### RECORDS

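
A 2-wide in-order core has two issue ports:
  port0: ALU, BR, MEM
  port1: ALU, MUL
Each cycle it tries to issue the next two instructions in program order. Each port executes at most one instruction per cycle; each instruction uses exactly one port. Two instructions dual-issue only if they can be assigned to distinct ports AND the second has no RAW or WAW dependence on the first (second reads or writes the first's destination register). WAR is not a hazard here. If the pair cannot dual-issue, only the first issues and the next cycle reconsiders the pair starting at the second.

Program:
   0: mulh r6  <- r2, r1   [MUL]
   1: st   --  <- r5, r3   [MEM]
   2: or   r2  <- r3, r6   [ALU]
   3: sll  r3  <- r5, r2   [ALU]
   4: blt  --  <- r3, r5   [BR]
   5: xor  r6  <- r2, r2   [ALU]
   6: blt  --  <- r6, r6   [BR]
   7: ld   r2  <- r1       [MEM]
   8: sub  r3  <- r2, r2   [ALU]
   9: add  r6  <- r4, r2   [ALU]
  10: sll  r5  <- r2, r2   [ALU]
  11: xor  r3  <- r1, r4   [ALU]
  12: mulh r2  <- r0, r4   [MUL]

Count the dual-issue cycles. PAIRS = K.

#0 head=0: mulh+st i0,i1 2-wide
#1 head=2: or i2 RAW r2
#2 head=3: sll i3 RAW r3
#3 head=4: blt+xor i4,i5 2-wide
#4 head=6: blt i6 no-port BR/MEM
#5 head=7: ld i7 RAW r2
#6 head=8: sub+add i8,i9 2-wide
#7 head=10: sll+xor i10,i11 2-wide
#8 head=12: mulh i12 tail

PAIRS = 4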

######

■ WHAT YOU SHOULD DO: Transcribe the full listing. Change nothing.

■ ANSWER BOX:
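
A 2-wide in-order core has two issue ports:
  port0: ALU, BR, MEM
  port1: ALU, MUL
Each cycle it tries to issue the next two instructions in program order. Each port executes at most one instruction per cycle; each instruction uses exactly one port. Two instructions dual-issue only if they can be assigned to distinct ports AND the second has no RAW or WAW dependence on the first (second reads or writes the first's destination register). WAR is not a hazard here. If the pair cannot dual-issue, only the first issues and the next cycle reconsiders the pair starting at the second.

Program:
   0: mulh r6  <- r2, r1   [MUL]
   1: st   --  <- r5, r3   [MEM]
   2: or   r2  <- r3, r6   [ALU]
   3: sll  r3  <- r5, r2   [ALU]
   4: blt  --  <- r3, r5   [BR]
   5: xor  r6  <- r2, r2   [ALU]
   6: blt  --  <- r6, r6   [BR]
   7: ld   r2  <- r1       [MEM]
   8: sub  r3  <- r2, r2   [ALU]
   9: add  r6  <- r4, r2   [ALU]
  10: sll  r5  <- r2, r2   [ALU]
  11: xor  r3  <- r1, r4   [ALU]
  12: mulh r2  <- r0, r4   [MUL]

Count the dual-issue cycles. PAIRS = K.

#0 head=0: mulh+st i0,i1 2-wide
#1 head=2: or i2 RAW r2
#2 head=3: sll i3 RAW r3
#3 head=4: blt+xor i4,i5 2-wide
#4 head=6: blt i6 no-port BR/MEM
#5 head=7: ld i7 RAW r2
#6 head=8: sub+add i8,i9 2-wide
#7 head=10: sll+xor i10,i11 2-wide
#8 head=12: mulh i12 tail

PAIRS = 4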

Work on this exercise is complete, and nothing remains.